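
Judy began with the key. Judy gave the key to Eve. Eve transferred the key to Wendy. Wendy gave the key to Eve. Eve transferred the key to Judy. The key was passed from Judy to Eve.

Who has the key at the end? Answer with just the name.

Answer: Eve

Derivation:
Tracking the key through each event:
Start: Judy has the key.
After event 1: Eve has the key.
After event 2: Wendy has the key.
After event 3: Eve has the key.
After event 4: Judy has the key.
After event 5: Eve has the key.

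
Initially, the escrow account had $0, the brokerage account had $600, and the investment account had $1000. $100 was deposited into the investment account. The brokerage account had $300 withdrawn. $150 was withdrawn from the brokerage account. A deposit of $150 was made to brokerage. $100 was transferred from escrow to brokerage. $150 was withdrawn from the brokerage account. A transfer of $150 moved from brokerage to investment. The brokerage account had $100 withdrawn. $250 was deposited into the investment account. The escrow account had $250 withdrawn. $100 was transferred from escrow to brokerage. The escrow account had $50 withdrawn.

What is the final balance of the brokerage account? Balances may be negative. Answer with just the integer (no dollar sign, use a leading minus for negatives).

Answer: 100

Derivation:
Tracking account balances step by step:
Start: escrow=0, brokerage=600, investment=1000
Event 1 (deposit 100 to investment): investment: 1000 + 100 = 1100. Balances: escrow=0, brokerage=600, investment=1100
Event 2 (withdraw 300 from brokerage): brokerage: 600 - 300 = 300. Balances: escrow=0, brokerage=300, investment=1100
Event 3 (withdraw 150 from brokerage): brokerage: 300 - 150 = 150. Balances: escrow=0, brokerage=150, investment=1100
Event 4 (deposit 150 to brokerage): brokerage: 150 + 150 = 300. Balances: escrow=0, brokerage=300, investment=1100
Event 5 (transfer 100 escrow -> brokerage): escrow: 0 - 100 = -100, brokerage: 300 + 100 = 400. Balances: escrow=-100, brokerage=400, investment=1100
Event 6 (withdraw 150 from brokerage): brokerage: 400 - 150 = 250. Balances: escrow=-100, brokerage=250, investment=1100
Event 7 (transfer 150 brokerage -> investment): brokerage: 250 - 150 = 100, investment: 1100 + 150 = 1250. Balances: escrow=-100, brokerage=100, investment=1250
Event 8 (withdraw 100 from brokerage): brokerage: 100 - 100 = 0. Balances: escrow=-100, brokerage=0, investment=1250
Event 9 (deposit 250 to investment): investment: 1250 + 250 = 1500. Balances: escrow=-100, brokerage=0, investment=1500
Event 10 (withdraw 250 from escrow): escrow: -100 - 250 = -350. Balances: escrow=-350, brokerage=0, investment=1500
Event 11 (transfer 100 escrow -> brokerage): escrow: -350 - 100 = -450, brokerage: 0 + 100 = 100. Balances: escrow=-450, brokerage=100, investment=1500
Event 12 (withdraw 50 from escrow): escrow: -450 - 50 = -500. Balances: escrow=-500, brokerage=100, investment=1500

Final balance of brokerage: 100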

· · · · ·

→ **Task goal**: The expected output is every line from the material above where "transferred" can be found.

→ **Task response**:
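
Judy began with the key. Judy gave the key to Eve. Eve transferred the key to Wendy. Wendy gave the key to Eve. Eve transferred the key to Judy. The key was passed from Judy to Eve.
Initially, the escrow account had $0, the brokerage account had $600, and the investment account had $1000. $100 was deposited into the investment account. The brokerage account had $300 withdrawn. $150 was withdrawn from the brokerage account. A deposit of $150 was made to brokerage. $100 was transferred from escrow to brokerage. $150 was withdrawn from the brokerage account. A transfer of $150 moved from brokerage to investment. The brokerage account had $100 withdrawn. $250 was deposited into the investment account. The escrow account had $250 withdrawn. $100 was transferred from escrow to brokerage. The escrow account had $50 withdrawn.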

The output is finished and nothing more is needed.